Prompt
Only the opening lines of the listing, through the one with "Suppose gate n5", are to be retyped, each exactly as it stands.

Extracted records
---+---

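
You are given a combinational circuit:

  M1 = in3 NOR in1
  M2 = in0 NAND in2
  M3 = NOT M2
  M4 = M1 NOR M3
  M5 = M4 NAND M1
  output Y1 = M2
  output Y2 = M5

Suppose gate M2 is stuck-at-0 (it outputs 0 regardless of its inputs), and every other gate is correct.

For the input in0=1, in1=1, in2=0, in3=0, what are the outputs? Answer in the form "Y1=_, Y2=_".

Propagate with M2 forced: M1=0, M2=0 [stuck-at-0], M3=1, M4=0, M5=1.
So the outputs are Y1=0, Y2=1. (Without the fault they would be Y1=1, Y2=1.)

Y1=0, Y2=1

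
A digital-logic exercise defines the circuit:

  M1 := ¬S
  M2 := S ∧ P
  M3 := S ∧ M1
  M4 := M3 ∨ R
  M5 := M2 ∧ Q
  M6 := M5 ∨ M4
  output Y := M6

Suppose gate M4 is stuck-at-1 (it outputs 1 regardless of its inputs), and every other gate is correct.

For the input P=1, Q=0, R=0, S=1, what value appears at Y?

Propagate with M4 forced: M1=0, M2=1, M3=0, M4=1 [stuck-at-1], M5=0, M6=1.
So Y = 1. (Without the fault it would be 0.)

1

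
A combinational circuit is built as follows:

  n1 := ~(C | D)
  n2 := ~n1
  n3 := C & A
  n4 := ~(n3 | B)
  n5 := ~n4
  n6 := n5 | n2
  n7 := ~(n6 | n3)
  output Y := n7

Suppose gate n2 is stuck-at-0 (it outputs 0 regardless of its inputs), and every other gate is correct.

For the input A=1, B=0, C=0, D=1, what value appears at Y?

1

Propagate with n2 forced: n1=0, n2=0 [stuck-at-0], n3=0, n4=1, n5=0, n6=0, n7=1.
So Y = 1. (Without the fault it would be 0.)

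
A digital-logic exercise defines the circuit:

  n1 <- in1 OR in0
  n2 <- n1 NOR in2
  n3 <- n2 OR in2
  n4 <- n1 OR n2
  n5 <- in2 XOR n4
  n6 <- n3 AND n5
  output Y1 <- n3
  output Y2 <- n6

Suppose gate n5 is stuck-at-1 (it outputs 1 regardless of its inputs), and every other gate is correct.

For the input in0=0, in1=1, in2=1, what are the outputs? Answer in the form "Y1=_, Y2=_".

Y1=1, Y2=1

Propagate with n5 forced: n1=1, n2=0, n3=1, n4=1, n5=1 [stuck-at-1], n6=1.
So the outputs are Y1=1, Y2=1. (Without the fault they would be Y1=1, Y2=0.)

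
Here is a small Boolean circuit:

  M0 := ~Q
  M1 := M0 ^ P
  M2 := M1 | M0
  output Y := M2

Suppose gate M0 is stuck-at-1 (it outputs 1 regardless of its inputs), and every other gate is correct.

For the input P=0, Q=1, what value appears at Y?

1

Propagate with M0 forced: M0=1 [stuck-at-1], M1=1, M2=1.
So Y = 1. (Without the fault it would be 0.)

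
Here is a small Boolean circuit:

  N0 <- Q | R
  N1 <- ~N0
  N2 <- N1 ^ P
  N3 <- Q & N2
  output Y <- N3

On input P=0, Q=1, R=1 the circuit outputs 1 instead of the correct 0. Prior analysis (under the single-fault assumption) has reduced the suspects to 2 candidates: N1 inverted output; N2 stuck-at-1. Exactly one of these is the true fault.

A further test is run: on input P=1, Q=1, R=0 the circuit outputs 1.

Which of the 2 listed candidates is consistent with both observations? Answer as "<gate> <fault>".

N2 stuck-at-1

Evaluate each candidate on input P=1, Q=1, R=0:
  N1 inverted output: N0=1, N1=1 [inverted output], N2=0, N3=0 → 0 — eliminated
  N2 stuck-at-1: N0=1, N1=0, N2=1 [stuck-at-1], N3=1 → 1 — matches
Only N2 stuck-at-1 reproduces the observed 1.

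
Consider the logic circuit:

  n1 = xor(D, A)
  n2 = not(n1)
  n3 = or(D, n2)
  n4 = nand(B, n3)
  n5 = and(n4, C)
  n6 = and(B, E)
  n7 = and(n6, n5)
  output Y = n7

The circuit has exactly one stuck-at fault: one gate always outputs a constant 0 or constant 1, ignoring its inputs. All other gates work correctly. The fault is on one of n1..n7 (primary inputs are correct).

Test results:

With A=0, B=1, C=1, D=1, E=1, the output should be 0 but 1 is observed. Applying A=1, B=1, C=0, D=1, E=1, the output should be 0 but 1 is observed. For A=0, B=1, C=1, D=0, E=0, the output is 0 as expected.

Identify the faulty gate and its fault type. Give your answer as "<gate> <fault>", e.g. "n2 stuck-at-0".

Fault-free values for test 1 (A=0, B=1, C=1, D=1, E=1): n1=1, n2=0, n3=1, n4=0, n5=0, n6=1, n7=0, giving Y=0. Observed 1.
Test 1: faults giving observed 1 are {n3 stuck-at-0, n4 stuck-at-1, n5 stuck-at-1, n7 stuck-at-1}.
Test 2 (A=1, B=1, C=0, D=1, E=1): fault-free n1=0, n2=1, n3=1, n4=0, n5=0, n6=1, n7=0 → 0; observed 1. Eliminates n3 stuck-at-0, n4 stuck-at-1.
Test 3 (A=0, B=1, C=1, D=0, E=0): fault-free n1=0, n2=1, n3=1, n4=0, n5=0, n6=0, n7=0 → 0; observed 0. Eliminates n7 stuck-at-1.
Only n5 stuck-at-1 is consistent with every test.

n5 stuck-at-1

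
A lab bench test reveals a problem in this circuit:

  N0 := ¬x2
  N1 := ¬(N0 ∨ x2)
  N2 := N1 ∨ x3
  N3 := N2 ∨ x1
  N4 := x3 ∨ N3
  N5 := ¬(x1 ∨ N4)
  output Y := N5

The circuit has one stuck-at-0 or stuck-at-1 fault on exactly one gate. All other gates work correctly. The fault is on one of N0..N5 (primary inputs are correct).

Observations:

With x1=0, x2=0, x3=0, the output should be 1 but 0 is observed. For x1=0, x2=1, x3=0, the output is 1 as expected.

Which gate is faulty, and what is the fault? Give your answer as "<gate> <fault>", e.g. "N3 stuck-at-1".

Fault-free values for test 1 (x1=0, x2=0, x3=0): N0=1, N1=0, N2=0, N3=0, N4=0, N5=1, giving Y=1. Observed 0.
Test 1: faults giving observed 0 are {N0 stuck-at-0, N1 stuck-at-1, N2 stuck-at-1, N3 stuck-at-1, N4 stuck-at-1, N5 stuck-at-0}.
Test 2 (x1=0, x2=1, x3=0): fault-free N0=0, N1=0, N2=0, N3=0, N4=0, N5=1 → 1; observed 1. Eliminates N1 stuck-at-1, N2 stuck-at-1, N3 stuck-at-1, N4 stuck-at-1, N5 stuck-at-0.
Only N0 stuck-at-0 is consistent with every test.

N0 stuck-at-0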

---+---

Response
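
You are given a combinational circuit:

  M1 = in3 NOR in1
  M2 = in0 NAND in2
  M3 = NOT M2
  M4 = M1 NOR M3
  M5 = M4 NAND M1
  output Y1 = M2
  output Y2 = M5

Suppose gate M2 is stuck-at-0 (it outputs 0 regardless of its inputs), and every other gate is correct.

For the input in0=1, in1=1, in2=0, in3=0, what are the outputs? Answer in the form "Y1=_, Y2=_".

Propagate with M2 forced: M1=0, M2=0 [stuck-at-0], M3=1, M4=0, M5=1.
So the outputs are Y1=0, Y2=1. (Without the fault they would be Y1=1, Y2=1.)

Y1=0, Y2=1

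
A digital-logic exercise defines the circuit:

  M1 := ¬S
  M2 := S ∧ P
  M3 := S ∧ M1
  M4 := M3 ∨ R
  M5 := M2 ∧ Q
  M6 := M5 ∨ M4
  output Y := M6

Suppose gate M4 is stuck-at-1 (it outputs 1 regardless of its inputs), and every other gate is correct.

For the input P=1, Q=0, R=0, S=1, what value appears at Y?

Propagate with M4 forced: M1=0, M2=1, M3=0, M4=1 [stuck-at-1], M5=0, M6=1.
So Y = 1. (Without the fault it would be 0.)

1

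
A combinational circuit is built as follows:

  n1 := ~(C | D)
  n2 := ~n1
  n3 := C & A
  n4 := ~(n3 | B)
  n5 := ~n4
  n6 := n5 | n2
  n7 := ~(n6 | n3)
  output Y := n7

Suppose gate n2 is stuck-at-0 (it outputs 0 regardless of its inputs), and every other gate is correct.

For the input A=1, B=0, C=0, D=1, what value appears at Y?

1

Propagate with n2 forced: n1=0, n2=0 [stuck-at-0], n3=0, n4=1, n5=0, n6=0, n7=1.
So Y = 1. (Without the fault it would be 0.)

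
A digital-logic exercise defines the circuit:

  n1 <- in1 OR in0
  n2 <- n1 NOR in2
  n3 <- n2 OR in2
  n4 <- n1 OR n2
  n5 <- in2 XOR n4
  n6 <- n3 AND n5
  output Y1 <- n3
  output Y2 <- n6

Suppose gate n5 is stuck-at-1 (it outputs 1 regardless of its inputs), and every other gate is correct.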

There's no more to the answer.